* _Your assignment_: Write the data below out again, exactly as each line reads.

Top of Listed records

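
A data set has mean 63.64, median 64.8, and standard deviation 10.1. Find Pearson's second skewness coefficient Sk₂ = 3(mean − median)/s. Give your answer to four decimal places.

Sk₂ = 3(63.64 − 64.8) / 10.1 = 3 × -1.1600 / 10.1
    = -3.4800 / 10.1 ≈ -0.3446

-0.3446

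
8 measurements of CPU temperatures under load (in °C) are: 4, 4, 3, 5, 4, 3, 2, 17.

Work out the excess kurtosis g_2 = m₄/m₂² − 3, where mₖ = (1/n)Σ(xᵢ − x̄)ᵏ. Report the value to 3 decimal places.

x̄ = 5.2500
Σ(xᵢ − x̄)² = 163.5000 ⇒ m₂ = 20.43750
Σ(xᵢ − x̄)⁴ = 19231.4063 ⇒ m₄ = 2403.92578
m₂² = 417.69141
g_2 = m₄/m₂² − 3 = 5.75527 − 3 ≈ 2.755

2.755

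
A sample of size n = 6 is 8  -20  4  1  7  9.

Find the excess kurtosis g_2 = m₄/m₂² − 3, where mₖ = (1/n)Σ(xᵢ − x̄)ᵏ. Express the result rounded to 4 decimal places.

x̄ = 1.5000
Σ(xᵢ − x̄)² = 597.5000 ⇒ m₂ = 99.58333
Σ(xᵢ − x̄)⁴ = 219578.3750 ⇒ m₄ = 36596.39583
m₂² = 9916.84028
g_2 = m₄/m₂² − 3 = 3.69033 − 3 ≈ 0.6903

0.6903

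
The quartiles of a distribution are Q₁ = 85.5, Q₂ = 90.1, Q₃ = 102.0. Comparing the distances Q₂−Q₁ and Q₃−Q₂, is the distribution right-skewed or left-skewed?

Q₂ − Q₁ = 4.6;  Q₃ − Q₂ = 11.9
Q₃ − Q₂ > Q₂ − Q₁ ⇒ the upper half is more spread out ⇒ right-skewed.

right-skewed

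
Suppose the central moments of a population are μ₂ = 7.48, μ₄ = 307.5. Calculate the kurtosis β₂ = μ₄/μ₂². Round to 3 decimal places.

5.496

μ₂² = 7.48² = 55.95040
μ₄/μ₂² = 307.5 / 55.95040 = 5.49594
β₂ ≈ 5.496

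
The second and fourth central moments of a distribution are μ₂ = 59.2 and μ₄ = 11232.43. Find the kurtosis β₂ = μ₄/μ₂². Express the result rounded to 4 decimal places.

3.2050

μ₂² = 59.2² = 3504.64000
μ₄/μ₂² = 11232.43 / 3504.64000 = 3.20502
β₂ ≈ 3.2050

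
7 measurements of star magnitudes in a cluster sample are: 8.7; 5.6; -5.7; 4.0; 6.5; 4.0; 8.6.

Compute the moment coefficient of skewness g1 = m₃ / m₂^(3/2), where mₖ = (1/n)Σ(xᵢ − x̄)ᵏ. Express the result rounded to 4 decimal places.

x̄ = (8.7 + 5.6 - 5.7 + 4.0 + 6.5 + 4.0 + 8.6) / 7 = 4.5286
deviations (xᵢ − x̄): 4.1714, 1.0714, -10.2286, -0.5286, 1.9714, -0.5286, 4.0714
Σ(xᵢ − x̄)² = 144.1943 ⇒ m₂ = 144.1943/7 = 20.59918
Σ(xᵢ − x̄)³ = -921.4777 ⇒ m₃ = -921.4777/7 = -131.63967
m₂^(3/2) = 20.59918^(1.5) = 93.49212
g1 = m₃ / m₂^(3/2) = -131.63967 / 93.49212 ≈ -1.4080

-1.4080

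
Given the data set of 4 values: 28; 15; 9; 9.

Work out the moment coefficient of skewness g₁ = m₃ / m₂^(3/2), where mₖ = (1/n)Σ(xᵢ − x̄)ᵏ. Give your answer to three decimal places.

0.848

x̄ = (28 + 15 + 9 + 9) / 4 = 15.2500
deviations (xᵢ − x̄): 12.7500, -0.2500, -6.2500, -6.2500
Σ(xᵢ − x̄)² = 240.7500 ⇒ m₂ = 240.7500/4 = 60.18750
Σ(xᵢ − x̄)³ = 1584.3750 ⇒ m₃ = 1584.3750/4 = 396.09375
m₂^(3/2) = 60.18750^(1.5) = 466.93826
g₁ = m₃ / m₂^(3/2) = 396.09375 / 466.93826 ≈ 0.848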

Bottom of Listed records

* _Exercise output_:
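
A data set has mean 63.64, median 64.8, and standard deviation 10.1. Find Pearson's second skewness coefficient Sk₂ = 3(mean − median)/s. Give your answer to four decimal places.

Sk₂ = 3(63.64 − 64.8) / 10.1 = 3 × -1.1600 / 10.1
    = -3.4800 / 10.1 ≈ -0.3446

-0.3446

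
8 measurements of CPU temperatures under load (in °C) are: 4, 4, 3, 5, 4, 3, 2, 17.

Work out the excess kurtosis g_2 = m₄/m₂² − 3, where mₖ = (1/n)Σ(xᵢ − x̄)ᵏ. Report the value to 3 decimal places.

x̄ = 5.2500
Σ(xᵢ − x̄)² = 163.5000 ⇒ m₂ = 20.43750
Σ(xᵢ − x̄)⁴ = 19231.4063 ⇒ m₄ = 2403.92578
m₂² = 417.69141
g_2 = m₄/m₂² − 3 = 5.75527 − 3 ≈ 2.755

2.755

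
A sample of size n = 6 is 8  -20  4  1  7  9.

Find the excess kurtosis g_2 = m₄/m₂² − 3, where mₖ = (1/n)Σ(xᵢ − x̄)ᵏ. Express the result rounded to 4 decimal places.

x̄ = 1.5000
Σ(xᵢ − x̄)² = 597.5000 ⇒ m₂ = 99.58333
Σ(xᵢ − x̄)⁴ = 219578.3750 ⇒ m₄ = 36596.39583
m₂² = 9916.84028
g_2 = m₄/m₂² − 3 = 3.69033 − 3 ≈ 0.6903

0.6903

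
The quartiles of a distribution are Q₁ = 85.5, Q₂ = 90.1, Q₃ = 102.0. Comparing the distances Q₂−Q₁ and Q₃−Q₂, is the distribution right-skewed or left-skewed?

Q₂ − Q₁ = 4.6;  Q₃ − Q₂ = 11.9
Q₃ − Q₂ > Q₂ − Q₁ ⇒ the upper half is more spread out ⇒ right-skewed.

right-skewed

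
Suppose the central moments of a population are μ₂ = 7.48, μ₄ = 307.5. Calculate the kurtosis β₂ = μ₄/μ₂². Round to 3 decimal places.

5.496

μ₂² = 7.48² = 55.95040
μ₄/μ₂² = 307.5 / 55.95040 = 5.49594
β₂ ≈ 5.496

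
The second and fourth central moments of a distribution are μ₂ = 59.2 and μ₄ = 11232.43. Find the kurtosis β₂ = μ₄/μ₂². Express the result rounded to 4 decimal places.

3.2050

μ₂² = 59.2² = 3504.64000
μ₄/μ₂² = 11232.43 / 3504.64000 = 3.20502
β₂ ≈ 3.2050

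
7 measurements of star magnitudes in a cluster sample are: 8.7; 5.6; -5.7; 4.0; 6.5; 4.0; 8.6.

Compute the moment coefficient of skewness g1 = m₃ / m₂^(3/2), where mₖ = (1/n)Σ(xᵢ − x̄)ᵏ. Express the result rounded to 4 decimal places.

x̄ = (8.7 + 5.6 - 5.7 + 4.0 + 6.5 + 4.0 + 8.6) / 7 = 4.5286
deviations (xᵢ − x̄): 4.1714, 1.0714, -10.2286, -0.5286, 1.9714, -0.5286, 4.0714
Σ(xᵢ − x̄)² = 144.1943 ⇒ m₂ = 144.1943/7 = 20.59918
Σ(xᵢ − x̄)³ = -921.4777 ⇒ m₃ = -921.4777/7 = -131.63967
m₂^(3/2) = 20.59918^(1.5) = 93.49212
g1 = m₃ / m₂^(3/2) = -131.63967 / 93.49212 ≈ -1.4080

-1.4080

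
Given the data set of 4 values: 28; 15; 9; 9.

Work out the moment coefficient of skewness g₁ = m₃ / m₂^(3/2), where mₖ = (1/n)Σ(xᵢ − x̄)ᵏ. Give your answer to three decimal places.

0.848

x̄ = (28 + 15 + 9 + 9) / 4 = 15.2500
deviations (xᵢ − x̄): 12.7500, -0.2500, -6.2500, -6.2500
Σ(xᵢ − x̄)² = 240.7500 ⇒ m₂ = 240.7500/4 = 60.18750
Σ(xᵢ − x̄)³ = 1584.3750 ⇒ m₃ = 1584.3750/4 = 396.09375
m₂^(3/2) = 60.18750^(1.5) = 466.93826
g₁ = m₃ / m₂^(3/2) = 396.09375 / 466.93826 ≈ 0.848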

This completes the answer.